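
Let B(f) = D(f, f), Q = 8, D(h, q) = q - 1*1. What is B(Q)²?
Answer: 49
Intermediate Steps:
D(h, q) = -1 + q (D(h, q) = q - 1 = -1 + q)
B(f) = -1 + f
B(Q)² = (-1 + 8)² = 7² = 49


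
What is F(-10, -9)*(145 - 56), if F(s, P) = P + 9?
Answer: 0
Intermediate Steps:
F(s, P) = 9 + P
F(-10, -9)*(145 - 56) = (9 - 9)*(145 - 56) = 0*89 = 0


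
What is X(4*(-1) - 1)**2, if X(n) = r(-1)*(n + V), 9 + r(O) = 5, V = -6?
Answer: 1936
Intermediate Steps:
r(O) = -4 (r(O) = -9 + 5 = -4)
X(n) = 24 - 4*n (X(n) = -4*(n - 6) = -4*(-6 + n) = 24 - 4*n)
X(4*(-1) - 1)**2 = (24 - 4*(4*(-1) - 1))**2 = (24 - 4*(-4 - 1))**2 = (24 - 4*(-5))**2 = (24 + 20)**2 = 44**2 = 1936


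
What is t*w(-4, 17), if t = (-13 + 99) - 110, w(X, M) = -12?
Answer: 288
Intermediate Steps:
t = -24 (t = 86 - 110 = -24)
t*w(-4, 17) = -24*(-12) = 288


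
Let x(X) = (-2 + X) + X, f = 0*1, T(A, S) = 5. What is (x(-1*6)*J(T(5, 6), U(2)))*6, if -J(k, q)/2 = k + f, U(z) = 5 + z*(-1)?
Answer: 840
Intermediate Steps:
f = 0
U(z) = 5 - z
x(X) = -2 + 2*X
J(k, q) = -2*k (J(k, q) = -2*(k + 0) = -2*k)
(x(-1*6)*J(T(5, 6), U(2)))*6 = ((-2 + 2*(-1*6))*(-2*5))*6 = ((-2 + 2*(-6))*(-10))*6 = ((-2 - 12)*(-10))*6 = -14*(-10)*6 = 140*6 = 840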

▶ _Exercise_
Your task is to repeat the data exactly, with nothing left out.

▶ _Problem solution_
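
Let B(f) = D(f, f), Q = 8, D(h, q) = q - 1*1. What is B(Q)²?
Answer: 49
Intermediate Steps:
D(h, q) = -1 + q (D(h, q) = q - 1 = -1 + q)
B(f) = -1 + f
B(Q)² = (-1 + 8)² = 7² = 49


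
What is F(-10, -9)*(145 - 56), if F(s, P) = P + 9?
Answer: 0
Intermediate Steps:
F(s, P) = 9 + P
F(-10, -9)*(145 - 56) = (9 - 9)*(145 - 56) = 0*89 = 0


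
What is X(4*(-1) - 1)**2, if X(n) = r(-1)*(n + V), 9 + r(O) = 5, V = -6?
Answer: 1936
Intermediate Steps:
r(O) = -4 (r(O) = -9 + 5 = -4)
X(n) = 24 - 4*n (X(n) = -4*(n - 6) = -4*(-6 + n) = 24 - 4*n)
X(4*(-1) - 1)**2 = (24 - 4*(4*(-1) - 1))**2 = (24 - 4*(-4 - 1))**2 = (24 - 4*(-5))**2 = (24 + 20)**2 = 44**2 = 1936


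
What is t*w(-4, 17), if t = (-13 + 99) - 110, w(X, M) = -12?
Answer: 288
Intermediate Steps:
t = -24 (t = 86 - 110 = -24)
t*w(-4, 17) = -24*(-12) = 288


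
Let x(X) = (-2 + X) + X, f = 0*1, T(A, S) = 5. What is (x(-1*6)*J(T(5, 6), U(2)))*6, if -J(k, q)/2 = k + f, U(z) = 5 + z*(-1)?
Answer: 840
Intermediate Steps:
f = 0
U(z) = 5 - z
x(X) = -2 + 2*X
J(k, q) = -2*k (J(k, q) = -2*(k + 0) = -2*k)
(x(-1*6)*J(T(5, 6), U(2)))*6 = ((-2 + 2*(-1*6))*(-2*5))*6 = ((-2 + 2*(-6))*(-10))*6 = ((-2 - 12)*(-10))*6 = -14*(-10)*6 = 140*6 = 840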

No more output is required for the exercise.